### What to work on
The answer should be each line of the records that contains the word "where"; please copy them all.

━━━━━━━━━━━━━━━━

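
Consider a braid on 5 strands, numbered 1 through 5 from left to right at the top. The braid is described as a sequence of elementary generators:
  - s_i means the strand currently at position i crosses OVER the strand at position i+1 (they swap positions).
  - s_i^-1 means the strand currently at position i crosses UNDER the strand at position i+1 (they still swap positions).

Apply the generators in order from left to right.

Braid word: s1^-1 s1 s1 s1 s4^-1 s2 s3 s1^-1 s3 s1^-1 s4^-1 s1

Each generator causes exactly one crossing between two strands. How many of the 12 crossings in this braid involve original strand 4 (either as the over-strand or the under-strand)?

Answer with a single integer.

Answer: 2

Derivation:
Gen 1: crossing 1x2. Involves strand 4? no. Count so far: 0
Gen 2: crossing 2x1. Involves strand 4? no. Count so far: 0
Gen 3: crossing 1x2. Involves strand 4? no. Count so far: 0
Gen 4: crossing 2x1. Involves strand 4? no. Count so far: 0
Gen 5: crossing 4x5. Involves strand 4? yes. Count so far: 1
Gen 6: crossing 2x3. Involves strand 4? no. Count so far: 1
Gen 7: crossing 2x5. Involves strand 4? no. Count so far: 1
Gen 8: crossing 1x3. Involves strand 4? no. Count so far: 1
Gen 9: crossing 5x2. Involves strand 4? no. Count so far: 1
Gen 10: crossing 3x1. Involves strand 4? no. Count so far: 1
Gen 11: crossing 5x4. Involves strand 4? yes. Count so far: 2
Gen 12: crossing 1x3. Involves strand 4? no. Count so far: 2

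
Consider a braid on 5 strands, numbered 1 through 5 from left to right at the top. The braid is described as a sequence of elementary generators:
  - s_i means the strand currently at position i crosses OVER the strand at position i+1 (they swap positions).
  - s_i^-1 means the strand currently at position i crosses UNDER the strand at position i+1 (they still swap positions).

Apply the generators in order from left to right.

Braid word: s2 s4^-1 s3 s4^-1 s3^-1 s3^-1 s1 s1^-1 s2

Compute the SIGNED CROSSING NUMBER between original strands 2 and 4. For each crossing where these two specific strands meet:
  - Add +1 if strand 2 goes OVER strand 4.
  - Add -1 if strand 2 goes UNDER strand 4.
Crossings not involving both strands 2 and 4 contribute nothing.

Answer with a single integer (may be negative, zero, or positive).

Gen 1: crossing 2x3. Both 2&4? no. Sum: 0
Gen 2: crossing 4x5. Both 2&4? no. Sum: 0
Gen 3: crossing 2x5. Both 2&4? no. Sum: 0
Gen 4: 2 under 4. Both 2&4? yes. Contrib: -1. Sum: -1
Gen 5: crossing 5x4. Both 2&4? no. Sum: -1
Gen 6: crossing 4x5. Both 2&4? no. Sum: -1
Gen 7: crossing 1x3. Both 2&4? no. Sum: -1
Gen 8: crossing 3x1. Both 2&4? no. Sum: -1
Gen 9: crossing 3x5. Both 2&4? no. Sum: -1

Answer: -1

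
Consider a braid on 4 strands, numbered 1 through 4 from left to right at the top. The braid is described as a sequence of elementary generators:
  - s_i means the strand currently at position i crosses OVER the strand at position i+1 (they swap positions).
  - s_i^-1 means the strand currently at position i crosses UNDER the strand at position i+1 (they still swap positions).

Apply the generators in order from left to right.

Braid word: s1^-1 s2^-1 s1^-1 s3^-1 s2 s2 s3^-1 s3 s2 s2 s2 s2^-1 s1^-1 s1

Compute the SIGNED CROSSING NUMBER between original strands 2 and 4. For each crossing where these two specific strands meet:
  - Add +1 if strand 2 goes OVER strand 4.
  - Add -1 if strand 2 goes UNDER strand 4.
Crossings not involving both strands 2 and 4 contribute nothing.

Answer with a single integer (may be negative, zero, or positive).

Gen 1: crossing 1x2. Both 2&4? no. Sum: 0
Gen 2: crossing 1x3. Both 2&4? no. Sum: 0
Gen 3: crossing 2x3. Both 2&4? no. Sum: 0
Gen 4: crossing 1x4. Both 2&4? no. Sum: 0
Gen 5: 2 over 4. Both 2&4? yes. Contrib: +1. Sum: 1
Gen 6: 4 over 2. Both 2&4? yes. Contrib: -1. Sum: 0
Gen 7: crossing 4x1. Both 2&4? no. Sum: 0
Gen 8: crossing 1x4. Both 2&4? no. Sum: 0
Gen 9: 2 over 4. Both 2&4? yes. Contrib: +1. Sum: 1
Gen 10: 4 over 2. Both 2&4? yes. Contrib: -1. Sum: 0
Gen 11: 2 over 4. Both 2&4? yes. Contrib: +1. Sum: 1
Gen 12: 4 under 2. Both 2&4? yes. Contrib: +1. Sum: 2
Gen 13: crossing 3x2. Both 2&4? no. Sum: 2
Gen 14: crossing 2x3. Both 2&4? no. Sum: 2

Answer: 2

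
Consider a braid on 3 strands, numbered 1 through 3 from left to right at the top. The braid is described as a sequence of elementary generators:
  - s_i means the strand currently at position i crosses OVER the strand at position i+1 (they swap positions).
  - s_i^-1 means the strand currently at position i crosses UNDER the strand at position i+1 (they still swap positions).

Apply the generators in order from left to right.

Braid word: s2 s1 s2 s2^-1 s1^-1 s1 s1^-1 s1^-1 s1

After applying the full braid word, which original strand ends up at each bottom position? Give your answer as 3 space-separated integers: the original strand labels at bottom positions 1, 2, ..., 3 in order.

Gen 1 (s2): strand 2 crosses over strand 3. Perm now: [1 3 2]
Gen 2 (s1): strand 1 crosses over strand 3. Perm now: [3 1 2]
Gen 3 (s2): strand 1 crosses over strand 2. Perm now: [3 2 1]
Gen 4 (s2^-1): strand 2 crosses under strand 1. Perm now: [3 1 2]
Gen 5 (s1^-1): strand 3 crosses under strand 1. Perm now: [1 3 2]
Gen 6 (s1): strand 1 crosses over strand 3. Perm now: [3 1 2]
Gen 7 (s1^-1): strand 3 crosses under strand 1. Perm now: [1 3 2]
Gen 8 (s1^-1): strand 1 crosses under strand 3. Perm now: [3 1 2]
Gen 9 (s1): strand 3 crosses over strand 1. Perm now: [1 3 2]

Answer: 1 3 2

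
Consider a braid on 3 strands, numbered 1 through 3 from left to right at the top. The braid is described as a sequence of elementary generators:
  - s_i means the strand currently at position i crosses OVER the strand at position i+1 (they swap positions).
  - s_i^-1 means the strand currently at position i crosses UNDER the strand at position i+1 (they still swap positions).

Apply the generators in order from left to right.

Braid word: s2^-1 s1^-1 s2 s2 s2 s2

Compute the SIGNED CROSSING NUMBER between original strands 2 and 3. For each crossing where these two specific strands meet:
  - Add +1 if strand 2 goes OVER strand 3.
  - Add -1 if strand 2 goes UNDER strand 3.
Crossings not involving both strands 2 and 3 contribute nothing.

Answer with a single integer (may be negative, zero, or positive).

Gen 1: 2 under 3. Both 2&3? yes. Contrib: -1. Sum: -1
Gen 2: crossing 1x3. Both 2&3? no. Sum: -1
Gen 3: crossing 1x2. Both 2&3? no. Sum: -1
Gen 4: crossing 2x1. Both 2&3? no. Sum: -1
Gen 5: crossing 1x2. Both 2&3? no. Sum: -1
Gen 6: crossing 2x1. Both 2&3? no. Sum: -1

Answer: -1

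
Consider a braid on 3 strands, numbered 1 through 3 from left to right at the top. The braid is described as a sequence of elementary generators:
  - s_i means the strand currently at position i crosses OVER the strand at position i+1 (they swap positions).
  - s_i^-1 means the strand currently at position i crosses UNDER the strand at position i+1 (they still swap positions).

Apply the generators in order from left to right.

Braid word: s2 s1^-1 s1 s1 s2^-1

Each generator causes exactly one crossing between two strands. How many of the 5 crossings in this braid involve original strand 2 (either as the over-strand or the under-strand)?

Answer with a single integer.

Answer: 2

Derivation:
Gen 1: crossing 2x3. Involves strand 2? yes. Count so far: 1
Gen 2: crossing 1x3. Involves strand 2? no. Count so far: 1
Gen 3: crossing 3x1. Involves strand 2? no. Count so far: 1
Gen 4: crossing 1x3. Involves strand 2? no. Count so far: 1
Gen 5: crossing 1x2. Involves strand 2? yes. Count so far: 2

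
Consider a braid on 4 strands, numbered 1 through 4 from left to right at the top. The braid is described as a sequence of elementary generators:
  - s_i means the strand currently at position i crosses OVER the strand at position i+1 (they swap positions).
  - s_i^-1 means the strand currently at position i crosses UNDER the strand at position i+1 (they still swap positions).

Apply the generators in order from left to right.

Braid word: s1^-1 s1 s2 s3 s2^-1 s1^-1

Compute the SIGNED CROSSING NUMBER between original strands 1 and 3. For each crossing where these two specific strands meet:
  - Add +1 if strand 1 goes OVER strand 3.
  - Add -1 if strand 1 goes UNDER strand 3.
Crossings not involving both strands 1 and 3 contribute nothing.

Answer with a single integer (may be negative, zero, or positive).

Gen 1: crossing 1x2. Both 1&3? no. Sum: 0
Gen 2: crossing 2x1. Both 1&3? no. Sum: 0
Gen 3: crossing 2x3. Both 1&3? no. Sum: 0
Gen 4: crossing 2x4. Both 1&3? no. Sum: 0
Gen 5: crossing 3x4. Both 1&3? no. Sum: 0
Gen 6: crossing 1x4. Both 1&3? no. Sum: 0

Answer: 0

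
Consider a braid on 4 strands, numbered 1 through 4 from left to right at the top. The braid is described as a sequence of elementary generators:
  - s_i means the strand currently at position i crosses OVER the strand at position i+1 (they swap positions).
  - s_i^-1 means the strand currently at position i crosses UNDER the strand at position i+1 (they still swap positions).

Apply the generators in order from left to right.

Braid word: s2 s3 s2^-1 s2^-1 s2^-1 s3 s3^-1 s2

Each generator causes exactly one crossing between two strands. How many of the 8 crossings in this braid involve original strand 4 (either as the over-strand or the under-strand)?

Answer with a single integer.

Gen 1: crossing 2x3. Involves strand 4? no. Count so far: 0
Gen 2: crossing 2x4. Involves strand 4? yes. Count so far: 1
Gen 3: crossing 3x4. Involves strand 4? yes. Count so far: 2
Gen 4: crossing 4x3. Involves strand 4? yes. Count so far: 3
Gen 5: crossing 3x4. Involves strand 4? yes. Count so far: 4
Gen 6: crossing 3x2. Involves strand 4? no. Count so far: 4
Gen 7: crossing 2x3. Involves strand 4? no. Count so far: 4
Gen 8: crossing 4x3. Involves strand 4? yes. Count so far: 5

Answer: 5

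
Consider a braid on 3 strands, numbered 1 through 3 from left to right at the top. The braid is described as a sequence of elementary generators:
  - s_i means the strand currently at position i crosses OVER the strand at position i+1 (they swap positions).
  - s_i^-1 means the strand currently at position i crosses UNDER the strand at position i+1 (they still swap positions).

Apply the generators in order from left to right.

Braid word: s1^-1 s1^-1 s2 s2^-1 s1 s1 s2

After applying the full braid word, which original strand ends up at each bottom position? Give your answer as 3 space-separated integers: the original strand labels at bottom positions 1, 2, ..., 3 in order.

Answer: 1 3 2

Derivation:
Gen 1 (s1^-1): strand 1 crosses under strand 2. Perm now: [2 1 3]
Gen 2 (s1^-1): strand 2 crosses under strand 1. Perm now: [1 2 3]
Gen 3 (s2): strand 2 crosses over strand 3. Perm now: [1 3 2]
Gen 4 (s2^-1): strand 3 crosses under strand 2. Perm now: [1 2 3]
Gen 5 (s1): strand 1 crosses over strand 2. Perm now: [2 1 3]
Gen 6 (s1): strand 2 crosses over strand 1. Perm now: [1 2 3]
Gen 7 (s2): strand 2 crosses over strand 3. Perm now: [1 3 2]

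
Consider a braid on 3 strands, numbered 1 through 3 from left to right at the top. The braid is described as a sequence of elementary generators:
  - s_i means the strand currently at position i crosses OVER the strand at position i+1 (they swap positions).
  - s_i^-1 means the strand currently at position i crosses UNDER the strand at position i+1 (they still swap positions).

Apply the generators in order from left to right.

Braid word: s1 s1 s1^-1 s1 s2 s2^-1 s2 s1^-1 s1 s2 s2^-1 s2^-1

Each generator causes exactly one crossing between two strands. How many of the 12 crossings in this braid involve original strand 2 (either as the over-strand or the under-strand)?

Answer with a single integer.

Gen 1: crossing 1x2. Involves strand 2? yes. Count so far: 1
Gen 2: crossing 2x1. Involves strand 2? yes. Count so far: 2
Gen 3: crossing 1x2. Involves strand 2? yes. Count so far: 3
Gen 4: crossing 2x1. Involves strand 2? yes. Count so far: 4
Gen 5: crossing 2x3. Involves strand 2? yes. Count so far: 5
Gen 6: crossing 3x2. Involves strand 2? yes. Count so far: 6
Gen 7: crossing 2x3. Involves strand 2? yes. Count so far: 7
Gen 8: crossing 1x3. Involves strand 2? no. Count so far: 7
Gen 9: crossing 3x1. Involves strand 2? no. Count so far: 7
Gen 10: crossing 3x2. Involves strand 2? yes. Count so far: 8
Gen 11: crossing 2x3. Involves strand 2? yes. Count so far: 9
Gen 12: crossing 3x2. Involves strand 2? yes. Count so far: 10

Answer: 10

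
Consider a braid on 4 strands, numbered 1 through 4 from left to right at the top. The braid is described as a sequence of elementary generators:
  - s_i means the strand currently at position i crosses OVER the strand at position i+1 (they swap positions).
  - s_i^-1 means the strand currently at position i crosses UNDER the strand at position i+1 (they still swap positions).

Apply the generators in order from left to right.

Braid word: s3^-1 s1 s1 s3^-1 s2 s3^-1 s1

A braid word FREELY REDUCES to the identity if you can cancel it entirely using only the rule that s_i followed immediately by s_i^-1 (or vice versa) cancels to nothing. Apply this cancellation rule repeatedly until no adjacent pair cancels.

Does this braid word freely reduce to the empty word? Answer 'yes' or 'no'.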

━━━━━━━━━━━━━━━━

### Output of the task
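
Compute the SIGNED CROSSING NUMBER between original strands 2 and 4. For each crossing where these two specific strands meet:
Compute the SIGNED CROSSING NUMBER between original strands 2 and 4. For each crossing where these two specific strands meet:
Compute the SIGNED CROSSING NUMBER between original strands 2 and 3. For each crossing where these two specific strands meet:
Compute the SIGNED CROSSING NUMBER between original strands 1 and 3. For each crossing where these two specific strands meet: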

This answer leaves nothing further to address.